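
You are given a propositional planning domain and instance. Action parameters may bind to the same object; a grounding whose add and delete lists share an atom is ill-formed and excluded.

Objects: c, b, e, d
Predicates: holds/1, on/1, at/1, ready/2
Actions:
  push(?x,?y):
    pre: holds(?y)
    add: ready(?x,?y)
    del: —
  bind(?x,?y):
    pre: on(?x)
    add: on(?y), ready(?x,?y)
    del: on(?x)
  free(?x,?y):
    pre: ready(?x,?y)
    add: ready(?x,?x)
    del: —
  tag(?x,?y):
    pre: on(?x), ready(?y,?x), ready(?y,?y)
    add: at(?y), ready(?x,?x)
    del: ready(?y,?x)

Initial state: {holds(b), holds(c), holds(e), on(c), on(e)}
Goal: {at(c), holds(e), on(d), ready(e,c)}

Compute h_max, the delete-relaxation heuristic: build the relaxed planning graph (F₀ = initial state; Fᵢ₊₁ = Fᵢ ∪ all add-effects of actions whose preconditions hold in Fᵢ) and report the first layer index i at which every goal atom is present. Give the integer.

2

F0 = init (5 atoms)
F1 = F0 ∪ {on(b), on(d), ready(b,b), ready(b,c), ready(b,e), ready(c,b), ready(c,c), ready(c,d), ready(c,e), ready(d,b), ready(d,c), ready(d,e), ready(e,b), ready(e,c), ready(e,d), ready(e,e)}  (21 atoms)
F2 = F1 ∪ {at(b), at(c), at(e), ready(b,d), ready(d,d)}  (26 atoms)
goal ⊆ F2  ⇒  h_max = 2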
******************************
Nothing may be left out or altered: reproduce the complete listing.

**Result of this exercise**
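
You are given a propositional planning domain and instance. Action parameters may bind to the same object; a grounding whose add and delete lists share an atom is ill-formed and excluded.

Objects: c, b, e, d
Predicates: holds/1, on/1, at/1, ready/2
Actions:
  push(?x,?y):
    pre: holds(?y)
    add: ready(?x,?y)
    del: —
  bind(?x,?y):
    pre: on(?x)
    add: on(?y), ready(?x,?y)
    del: on(?x)
  free(?x,?y):
    pre: ready(?x,?y)
    add: ready(?x,?x)
    del: —
  tag(?x,?y):
    pre: on(?x), ready(?y,?x), ready(?y,?y)
    add: at(?y), ready(?x,?x)
    del: ready(?y,?x)

Initial state: {holds(b), holds(c), holds(e), on(c), on(e)}
Goal: {at(c), holds(e), on(d), ready(e,c)}

Compute h_max, the delete-relaxation heuristic: build the relaxed planning graph (F₀ = initial state; Fᵢ₊₁ = Fᵢ ∪ all add-effects of actions whose preconditions hold in Fᵢ) and report the first layer index i at which every goal atom is present. Give the integer.

2

F0 = init (5 atoms)
F1 = F0 ∪ {on(b), on(d), ready(b,b), ready(b,c), ready(b,e), ready(c,b), ready(c,c), ready(c,d), ready(c,e), ready(d,b), ready(d,c), ready(d,e), ready(e,b), ready(e,c), ready(e,d), ready(e,e)}  (21 atoms)
F2 = F1 ∪ {at(b), at(c), at(e), ready(b,d), ready(d,d)}  (26 atoms)
goal ⊆ F2  ⇒  h_max = 2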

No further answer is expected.